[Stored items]
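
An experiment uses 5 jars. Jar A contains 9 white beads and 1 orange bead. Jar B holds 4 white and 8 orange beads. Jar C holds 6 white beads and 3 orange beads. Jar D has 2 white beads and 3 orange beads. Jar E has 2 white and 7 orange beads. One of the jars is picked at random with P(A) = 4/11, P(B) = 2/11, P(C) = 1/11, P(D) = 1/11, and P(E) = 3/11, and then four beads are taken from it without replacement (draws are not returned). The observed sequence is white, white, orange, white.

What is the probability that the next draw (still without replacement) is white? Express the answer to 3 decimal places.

The likelihood of the observed sequence under each hypothesis: P(data | jar A) = (9/10)(8/9)(1/8)(7/7) = 0.1; P(data | jar B) = (4/12)(3/11)(8/10)(2/9) = 0.016162; P(data | jar C) = (6/9)(5/8)(3/7)(4/6) = 0.11905; P(data | jar D) = (2/5)(1/4)(3/3)(0/2) = 0; P(data | jar E) = (2/9)(1/8)(7/7)(0/6) = 0.
Weighting by the prior gives 4/11 · 0.1 = 0.036364, 2/11 · 0.016162 = 0.0029385, 1/11 · 0.11905 = 0.010823, 1/11 · 0 = 0, 3/11 · 0 = 0; with total 0.050125.
The posterior is then P(jar A | data) = 0.72546, P(jar B | data) = 0.058623, P(jar C | data) = 0.21591, P(jar D | data) = 0, P(jar E | data) = 0.
So P(white next | data) = Σ P(white next | H) P(H | data) = (1)(0.72546) + (1/8)(0.058623) + (3/5)(0.21591) = 0.86234.

0.862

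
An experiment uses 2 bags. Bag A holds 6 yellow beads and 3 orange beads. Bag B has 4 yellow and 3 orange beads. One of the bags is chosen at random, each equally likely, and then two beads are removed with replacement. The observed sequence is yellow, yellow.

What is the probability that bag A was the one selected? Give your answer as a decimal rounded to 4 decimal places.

For each hypothesis, P(data | H) works out to: P(data | bag A) = (6/9)(6/9) = 4/9; P(data | bag B) = (4/7)(4/7) = 16/49.
Multiplying each by its prior: 1/2 · 4/9 = 2/9, 1/2 · 16/49 = 8/49; with total 170/441.
Hence P(bag A | data) = (2/9) / (170/441) = 49/85.

0.5765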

### PROBLEM STATEMENT:
Each line above should appear again, reproduced exactly.

### ANSWER BELOW:
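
An experiment uses 5 jars. Jar A contains 9 white beads and 1 orange bead. Jar B holds 4 white and 8 orange beads. Jar C holds 6 white beads and 3 orange beads. Jar D has 2 white beads and 3 orange beads. Jar E has 2 white and 7 orange beads. One of the jars is picked at random with P(A) = 4/11, P(B) = 2/11, P(C) = 1/11, P(D) = 1/11, and P(E) = 3/11, and then four beads are taken from it without replacement (draws are not returned). The observed sequence is white, white, orange, white.

What is the probability that the next draw (still without replacement) is white? Express the answer to 3 decimal places.

The likelihood of the observed sequence under each hypothesis: P(data | jar A) = (9/10)(8/9)(1/8)(7/7) = 0.1; P(data | jar B) = (4/12)(3/11)(8/10)(2/9) = 0.016162; P(data | jar C) = (6/9)(5/8)(3/7)(4/6) = 0.11905; P(data | jar D) = (2/5)(1/4)(3/3)(0/2) = 0; P(data | jar E) = (2/9)(1/8)(7/7)(0/6) = 0.
Weighting by the prior gives 4/11 · 0.1 = 0.036364, 2/11 · 0.016162 = 0.0029385, 1/11 · 0.11905 = 0.010823, 1/11 · 0 = 0, 3/11 · 0 = 0; with total 0.050125.
The posterior is then P(jar A | data) = 0.72546, P(jar B | data) = 0.058623, P(jar C | data) = 0.21591, P(jar D | data) = 0, P(jar E | data) = 0.
So P(white next | data) = Σ P(white next | H) P(H | data) = (1)(0.72546) + (1/8)(0.058623) + (3/5)(0.21591) = 0.86234.

0.862

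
An experiment uses 2 bags. Bag A holds 6 yellow beads and 3 orange beads. Bag B has 4 yellow and 3 orange beads. One of the bags is chosen at random, each equally likely, and then two beads are removed with replacement. The observed sequence is yellow, yellow.

What is the probability that bag A was the one selected? Give your answer as a decimal rounded to 4 decimal places.

For each hypothesis, P(data | H) works out to: P(data | bag A) = (6/9)(6/9) = 4/9; P(data | bag B) = (4/7)(4/7) = 16/49.
Multiplying each by its prior: 1/2 · 4/9 = 2/9, 1/2 · 16/49 = 8/49; with total 170/441.
Hence P(bag A | data) = (2/9) / (170/441) = 49/85.

0.5765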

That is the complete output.